(Collected data)
■ ■ ■ ■ ■ ■ ■
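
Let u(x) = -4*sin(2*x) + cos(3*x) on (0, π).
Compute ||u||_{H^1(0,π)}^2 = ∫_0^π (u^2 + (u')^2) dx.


||u||_{H^1(0,π)}^2 = 64 + 45*π

u'(x) = -3*sin(3*x) - 8*cos(2*x).
Expand u² and (u')² and integrate term by term on (0, π), using: for integers n ≥ 1, ∫_0^π sin²(nx) dx = ∫_0^π cos²(nx) dx = π/2; for n ≠ n', ∫_0^π sin(nx)sin(n'x) dx = ∫_0^π cos(nx)cos(n'x) dx = 0; and by product-to-sum, ∫_0^π sin(nx)cos(n'x) dx = ½∫_0^π [sin((n+n')x) + sin((n−n')x)] dx, which is 0 when n+n' is even and 2n/(n²−n'²) when n+n' is odd (it need not vanish on (0, π)).
  u² squared terms: (-4)²·∫sin(2x)² dx = 16·π/2 = 8*π;  (1)²·∫cos(3x)² dx = 1·π/2 = π/2.
  u² cross terms: 2·(-4)·(1)·∫sin(2x)·cos(3x) dx = -8·(-4/5) = 32/5.
  So ∫_0^π u² dx = 8*π + π/2 + 32/5 = 32/5 + 17*π/2.
  (u')² squared terms: (-8)²·∫cos(2x)² dx = 64·π/2 = 32*π;  (-3)²·∫sin(3x)² dx = 9·π/2 = 9*π/2.
  (u')² cross terms: 2·(-8)·(-3)·∫cos(2x)·sin(3x) dx = 48·(6/5) = 288/5.
  So ∫_0^π (u')² dx = 32*π + 9*π/2 + 288/5 = 288/5 + 73*π/2.
||u||_{H^1}^2 = (32/5 + 17*π/2) + (288/5 + 73*π/2) = 64 + 45*π.


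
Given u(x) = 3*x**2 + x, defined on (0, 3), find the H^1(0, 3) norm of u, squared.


||u||_{H^1}^2 = 9489/10

The H^1 norm (squared) on an interval (0, L) is
  ||u||_{H^1}^2 = ∫_0^L u(x)^2 dx + ∫_0^L u'(x)^2 dx.
Compute u'(x) = 6*x + 1.
Then u(x)^2 = 9*x**4 + 6*x**3 + x**2 and u'(x)^2 = 36*x**2 + 12*x + 1.
Integrate each monomial from 0 to 3 using ∫_0^3 c·x^n dx = c·3^(n+1)/(n+1):
  ∫_0^3 u(x)^2 dx = ∫_0^3 (9*x^4 + 6*x^3 + x^2) dx. Term by term:
    ∫_0^3 9*x^4 dx = 2187/5;  ∫_0^3 6*x^3 dx = 243/2;  ∫_0^3 x^2 dx = 9.
  Sum: 2187/5 + 243/2 + 9 = 5679/10.
  ∫_0^3 u'(x)^2 dx = ∫_0^3 (36*x^2 + 12*x + 1) dx. Term by term:
    ∫_0^3 36*x^2 dx = 324;  ∫_0^3 12*x dx = 54;  ∫_0^3 1 dx = 3.
  Sum: 324 + 54 + 3 = 381.
Adding: ||u||_{H^1}^2 = 5679/10 + 381 = 9489/10.


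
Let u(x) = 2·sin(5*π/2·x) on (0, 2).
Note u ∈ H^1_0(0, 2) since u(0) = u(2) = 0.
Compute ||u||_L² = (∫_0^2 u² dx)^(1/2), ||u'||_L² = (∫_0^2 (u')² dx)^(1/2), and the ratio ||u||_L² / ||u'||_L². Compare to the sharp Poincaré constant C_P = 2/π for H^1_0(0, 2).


||u||_L² / ||u'||_L² = 2/(5*π) < C_P = 2/π.

u(x) = 2·sin(5*π/2·x), so u'(x) = 5*π*cos(5*π*x/2).
Writing u(x) = A·sin(kπx/L) with A = 2 and k = 5, use ∫_0^L sin²(kπx/L) dx = L/2 and ∫_0^L cos²(kπx/L) dx = L/2.
u² = 4·sin²(5*π/2·x) and (u')² = 25*π^2·cos²(5*π/2·x), and each of sin², cos² integrates to L/2 = 1 over (0, 2).
∫_0^2 u² dx = 4, so ||u||_L² = 2.
∫_0^2 (u')² dx = 25*π^2, so ||u'||_L² = 5*π.
Ratio ||u||_L² / ||u'||_L² = 2/(5*π).
Sharp Poincaré constant on H^1_0(0, 2) is C_P = L/π = 2/π, achieved by sin(π/2·x).
This is the k = 5 harmonic; the ratio L/(kπ) is strictly less than C_P = L/π, consistent with the sharp inequality ||u||_L² ≤ C_P ||u'||_L².


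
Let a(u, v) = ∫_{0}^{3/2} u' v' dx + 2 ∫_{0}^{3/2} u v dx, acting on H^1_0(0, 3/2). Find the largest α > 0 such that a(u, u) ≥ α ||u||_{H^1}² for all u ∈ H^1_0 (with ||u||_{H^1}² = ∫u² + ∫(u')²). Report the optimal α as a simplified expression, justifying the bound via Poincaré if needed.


α = 1

Coercivity of a(·,·) on H^1_0(0, 3/2) means a(u, u) ≥ α ||u||_{H^1}² for every u ∈ H^1_0.
The interval has length L = 3/2, and Poincaré/coercivity depend only on L. Here a(u, u) = ∫(u')² + (2)·∫u².
Here c = 2 ≥ 1, so a(u,u) = ∫(u')² + c∫u² ≥ ∫(u')² + ∫u² = ||u||_{H^1}², i.e. α = 1 works. No larger α is possible: a(u,u) ≥ α||u||_{H^1}² means (1−α)∫(u')² ≥ (α−c)∫u², and for the modes u_n = sin(nπ(x−x₀)/L) (x₀ the left endpoint) one has ∫u_n²/∫(u_n')² = (L/(nπ))² → 0, so a(u_n,u_n)/||u_n||_{H^1}² → 1. Hence the optimal constant is α = 1.
Therefore α = 1.


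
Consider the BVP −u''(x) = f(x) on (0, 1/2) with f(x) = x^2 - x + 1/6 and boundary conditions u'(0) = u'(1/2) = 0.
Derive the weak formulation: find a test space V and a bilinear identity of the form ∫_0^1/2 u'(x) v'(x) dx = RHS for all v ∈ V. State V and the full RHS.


V = H^1(0, 1/2) (no boundary constraint on v; u is determined up to an additive constant); weak form: ∫_0^1/2 u'v' dx = ∫_0^1/2 (x^2 - x + 1/6) v dx for all v ∈ V.

Multiply both sides by a test function v and integrate from 0 to 1/2:
  ∫_0^1/2 −u''(x) v(x) dx = ∫_0^1/2 f(x) v(x) dx.
Integrate the LHS by parts once:
  ∫_0^1/2 −u'' v dx = −[u'(x) v(x)]_0^1/2 + ∫_0^1/2 u'(x) v'(x) dx.
Thus ∫_0^1/2 u'(x) v'(x) dx = ∫_0^1/2 f(x) v(x) dx + [u'(x) v(x)]_0^1/2.
Choose V so that boundary terms are either known or forced to vanish.
u has homogeneous Neumann: u'(0) = u'(1/2) = 0. So [u' v]_0^1/2 = 0·v(1/2) − 0·v(0) = 0 for any v; take V = H^1(0, 1/2).
Weak formulation: find u (satisfying any essential BC) such that ∫_0^1/2 u'(x) v'(x) dx = ∫_0^1/2 f v dx for all v ∈ V (homogeneous Neumann, so boundary terms vanish).
Substituting f(x) = x^2 - x + 1/6, the right-hand side is ∫_0^1/2 (x^2 - x + 1/6) v dx.
Compatibility check (pure Neumann): taking v ≡ 1 ∈ V gives 0 = ∫_0^1/2 f dx + (0) − (0), i.e. ∫_0^1/2 f dx must equal u'(0) − u'(1/2) = 0. Indeed ∫_0^1/2 (x^2 - x + 1/6) dx = 0, so the data are compatible. The solution is then unique only up to an additive constant (fix it e.g. by requiring ∫_0^1/2 u dx = 0).


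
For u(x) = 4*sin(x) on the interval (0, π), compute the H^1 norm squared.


||u||_{H^1(0,π)}^2 = 16*π

u'(x) = 4*cos(x).
Expand u² and (u')² and integrate term by term on (0, π), using: for integers n ≥ 1, ∫_0^π sin²(nx) dx = ∫_0^π cos²(nx) dx = π/2; for n ≠ n', ∫_0^π sin(nx)sin(n'x) dx = ∫_0^π cos(nx)cos(n'x) dx = 0; and by product-to-sum, ∫_0^π sin(nx)cos(n'x) dx = ½∫_0^π [sin((n+n')x) + sin((n−n')x)] dx, which is 0 when n+n' is even and 2n/(n²−n'²) when n+n' is odd (it need not vanish on (0, π)).
  u² squared terms: (4)²·∫sin(x)² dx = 16·π/2 = 8*π.
  So ∫_0^π u² dx = 8*π.
  (u')² squared terms: (4)²·∫cos(x)² dx = 16·π/2 = 8*π.
  So ∫_0^π (u')² dx = 8*π.
||u||_{H^1}^2 = (8*π) + (8*π) = 16*π.


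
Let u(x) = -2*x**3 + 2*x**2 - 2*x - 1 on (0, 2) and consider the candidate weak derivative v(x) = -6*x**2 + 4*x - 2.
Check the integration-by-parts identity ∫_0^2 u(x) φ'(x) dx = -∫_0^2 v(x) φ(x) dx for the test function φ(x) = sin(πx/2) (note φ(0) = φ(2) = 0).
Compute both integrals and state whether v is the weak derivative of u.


LHS = -192/π^3 + 40/π, RHS = -192/π^3 + 40/π. Yes, v = u' weakly.

u(x) = -2*x**3 + 2*x**2 - 2*x - 1, classical derivative u'(x) = -6*x**2 + 4*x - 2.
φ(x) = sin(πx/2), so φ'(x) = π*cos(π*x/2)/2.
Note φ(0) = φ(2) = 0, so the boundary term u·φ vanishes.
LHS = ∫_0^2 u(x) φ'(x) dx = ∫_0^2 (-π*x^3*cos(π*x/2) + π*x^2*cos(π*x/2) - π*x*cos(π*x/2) - π*cos(π*x/2)/2) dx. Term by term:
  ∫_0^2 -π*cos(π*x/2)/2 dx = 0;  ∫_0^2 π*x^2*cos(π*x/2) dx = -16/π;  ∫_0^2 -π*x*cos(π*x/2) dx = 8/π;
  ∫_0^2 -π*x^3*cos(π*x/2) dx = -192/π^3 + 48/π.
Sum: 0 − 16/π + 8/π + -192/π^3 + 48/π = -192/π^3 + 40/π.
So LHS = -192/π^3 + 40/π.
∫_0^2 v(x) φ(x) dx = ∫_0^2 (-6*x^2*sin(π*x/2) + 4*x*sin(π*x/2) - 2*sin(π*x/2)) dx. Term by term:
  ∫_0^2 -2*sin(π*x/2) dx = -8/π;  ∫_0^2 -6*x^2*sin(π*x/2) dx = -48/π + 192/π^3;  ∫_0^2 4*x*sin(π*x/2) dx = 16/π.
Sum: -8/π + -48/π + 192/π^3 + 16/π = -40/π + 192/π^3.
So RHS = -∫_0^2 v(x) φ(x) dx = -192/π^3 + 40/π.
LHS = RHS, so the identity holds for this test φ.
Moreover u is smooth here and v(x) = u'(x) = -6*x**2 + 4*x - 2 pointwise, so the identity holds for every test function. Hence v is the weak derivative of u.


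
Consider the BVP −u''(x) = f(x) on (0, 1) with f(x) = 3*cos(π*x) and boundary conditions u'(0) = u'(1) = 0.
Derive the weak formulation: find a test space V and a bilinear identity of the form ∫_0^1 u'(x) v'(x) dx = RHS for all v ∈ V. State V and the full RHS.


V = H^1(0, 1) (no boundary constraint on v; u is determined up to an additive constant); weak form: ∫_0^1 u'v' dx = ∫_0^1 (3*cos(π*x)) v dx for all v ∈ V.

Multiply both sides by a test function v and integrate from 0 to 1:
  ∫_0^1 −u''(x) v(x) dx = ∫_0^1 f(x) v(x) dx.
Integrate the LHS by parts once:
  ∫_0^1 −u'' v dx = −[u'(x) v(x)]_0^1 + ∫_0^1 u'(x) v'(x) dx.
Thus ∫_0^1 u'(x) v'(x) dx = ∫_0^1 f(x) v(x) dx + [u'(x) v(x)]_0^1.
Choose V so that boundary terms are either known or forced to vanish.
u has homogeneous Neumann: u'(0) = u'(1) = 0. So [u' v]_0^1 = 0·v(1) − 0·v(0) = 0 for any v; take V = H^1(0, 1).
Weak formulation: find u (satisfying any essential BC) such that ∫_0^1 u'(x) v'(x) dx = ∫_0^1 f v dx for all v ∈ V (homogeneous Neumann, so boundary terms vanish).
Substituting f(x) = 3*cos(π*x), the right-hand side is ∫_0^1 (3*cos(π*x)) v dx.
Compatibility check (pure Neumann): taking v ≡ 1 ∈ V gives 0 = ∫_0^1 f dx + (0) − (0), i.e. ∫_0^1 f dx must equal u'(0) − u'(1) = 0. Indeed ∫_0^1 (3*cos(π*x)) dx = 0, so the data are compatible. The solution is then unique only up to an additive constant (fix it e.g. by requiring ∫_0^1 u dx = 0).


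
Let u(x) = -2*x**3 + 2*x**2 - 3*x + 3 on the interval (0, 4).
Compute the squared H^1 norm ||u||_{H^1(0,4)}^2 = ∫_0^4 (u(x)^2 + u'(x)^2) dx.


||u||_{H^1}^2 = 393256/35

The H^1 norm (squared) on an interval (0, L) is
  ||u||_{H^1}^2 = ∫_0^L u(x)^2 dx + ∫_0^L u'(x)^2 dx.
Compute u'(x) = -6*x**2 + 4*x - 3.
Then u(x)^2 = 4*x**6 - 8*x**5 + 16*x**4 - 24*x**3 + 21*x**2 - 18*x + 9 and u'(x)^2 = 36*x**4 - 48*x**3 + 52*x**2 - 24*x + 9.
Integrate each monomial from 0 to 4 using ∫_0^4 c·x^n dx = c·4^(n+1)/(n+1):
  ∫_0^4 u(x)^2 dx = ∫_0^4 (4*x^6 - 8*x^5 + 16*x^4 - 24*x^3 + 21*x^2 - 18*x + 9) dx. Term by term:
    ∫_0^4 4*x^6 dx = 65536/7;  ∫_0^4 -8*x^5 dx = -16384/3;  ∫_0^4 16*x^4 dx = 16384/5;
    ∫_0^4 -24*x^3 dx = -1536;  ∫_0^4 21*x^2 dx = 448;  ∫_0^4 -18*x dx = -144;
    ∫_0^4 9 dx = 36.
  Sum: 65536/7 − 16384/3 + 16384/5 − 1536 + 448 − 144 + 36 = 628084/105.
  ∫_0^4 u'(x)^2 dx = ∫_0^4 (36*x^4 - 48*x^3 + 52*x^2 - 24*x + 9) dx. Term by term:
    ∫_0^4 36*x^4 dx = 36864/5;  ∫_0^4 -48*x^3 dx = -3072;  ∫_0^4 52*x^2 dx = 3328/3;
    ∫_0^4 -24*x dx = -192;  ∫_0^4 9 dx = 36.
  Sum: 36864/5 − 3072 + 3328/3 − 192 + 36 = 78812/15.
Adding: ||u||_{H^1}^2 = 628084/105 + 78812/15 = 393256/35.


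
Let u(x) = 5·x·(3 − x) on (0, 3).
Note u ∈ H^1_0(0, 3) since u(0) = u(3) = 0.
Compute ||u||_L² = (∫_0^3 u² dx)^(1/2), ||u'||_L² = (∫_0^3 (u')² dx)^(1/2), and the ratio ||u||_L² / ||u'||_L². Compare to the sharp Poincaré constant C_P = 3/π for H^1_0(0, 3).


||u||_L² / ||u'||_L² = 3*sqrt(10)/10 < C_P = 3/π.

u(x) = 5·x·(3 − x), so u'(x) = 15 - 10*x.
u(x) = 5·x·(3 − x) vanishes at x = 0 and x = 3, so u ∈ H^1_0(0, 3). Differentiate via the product rule and integrate the resulting polynomials term by term.
  ∫_0^3 u² dx = ∫_0^3 (25*x^4 - 150*x^3 + 225*x^2) dx. Term by term:
    ∫_0^3 25*x^4 dx = 1215;  ∫_0^3 -150*x^3 dx = -6075/2;  ∫_0^3 225*x^2 dx = 2025.
  Sum: 1215 − 6075/2 + 2025 = 405/2.
  ∫_0^3 (u')² dx = ∫_0^3 (100*x^2 - 300*x + 225) dx. Term by term:
    ∫_0^3 100*x^2 dx = 900;  ∫_0^3 -300*x dx = -1350;  ∫_0^3 225 dx = 675.
  Sum: 900 − 1350 + 675 = 225.
∫_0^3 u² dx = 405/2, so ||u||_L² = 9*sqrt(10)/2.
∫_0^3 (u')² dx = 225, so ||u'||_L² = 15.
Ratio ||u||_L² / ||u'||_L² = 3*sqrt(10)/10.
Sharp Poincaré constant on H^1_0(0, 3) is C_P = L/π = 3/π, achieved by sin(π/3·x).
A polynomial bump cannot attain the sharp Poincaré constant (only the first sine eigenfunction does), so the ratio is strictly less than C_P, consistent with ||u||_L² ≤ C_P ||u'||_L².


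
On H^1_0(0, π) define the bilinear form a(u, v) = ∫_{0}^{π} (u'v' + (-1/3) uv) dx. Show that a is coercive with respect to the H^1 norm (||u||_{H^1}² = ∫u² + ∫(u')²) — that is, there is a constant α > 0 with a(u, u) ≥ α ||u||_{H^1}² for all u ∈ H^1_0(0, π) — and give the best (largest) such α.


α = 1/3

Coercivity of a(·,·) on H^1_0(0, π) means a(u, u) ≥ α ||u||_{H^1}² for every u ∈ H^1_0.
The interval has length L = π, and Poincaré/coercivity depend only on L. Here a(u, u) = ∫(u')² + (-1/3)·∫u².
Here c = -1/3 < 0 with |c| < (π/L)² = 1, so coercivity still holds. The condition a(u,u) ≥ α||u||_{H^1}² reads (1−α)∫(u')² ≥ (α−c)∫u². Any admissible α is ≤ 1 (rapidly oscillating u have ∫u²/∫(u')² → 0), and α = 1 would force 0 ≥ (1−c)∫u², impossible since c < 1; so 1−α > 0. By the sharp Poincaré inequality on H^1_0 of an interval of length L, ∫(u')² ≥ (π/L)²∫u² with equality for the first sine mode sin(π(x−x₀)/L) (x₀ the left endpoint), so the inequality holds for all u iff (1−α)(π/L)² ≥ α − c, i.e. α ≤ ((π/L)² + c)/((π/L)² + 1) = (1 + c(L/π)²)/(1 + (L/π)²). (Direct route, valid since c ≤ 0: Poincaré gives c∫u² ≥ c(L/π)²∫(u')², so a(u,u) ≥ (1 + c(L/π)²)∫(u')², while ||u||_{H^1}² ≤ (1 + (L/π)²)∫(u')²; dividing yields the same α.) With (π/L)² = 1 and c = -1/3, the largest admissible constant is α = ((π/L)² + c)/((π/L)² + 1).
Simplifying, α = 1/3.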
■ ■ ■ ■ ■ ■ ■
WHAT IS REQUIRED: Repeat exactly the lines above from the one with "Let u(x) = -2*x**3 + 2*x**2 - 2*x" up to and including the one with "Check the integration-by-parts". No other line belongs in the reply.

EXPECTED ANSWER:
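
Let u(x) = -2*x**3 + 2*x**2 - 2*x - 1 on (0, 2) and consider the candidate weak derivative v(x) = -6*x**2 + 4*x - 2.
Check the integration-by-parts identity ∫_0^2 u(x) φ'(x) dx = -∫_0^2 v(x) φ(x) dx for the test function φ(x) = sin(πx/2) (note φ(0) = φ(2) = 0).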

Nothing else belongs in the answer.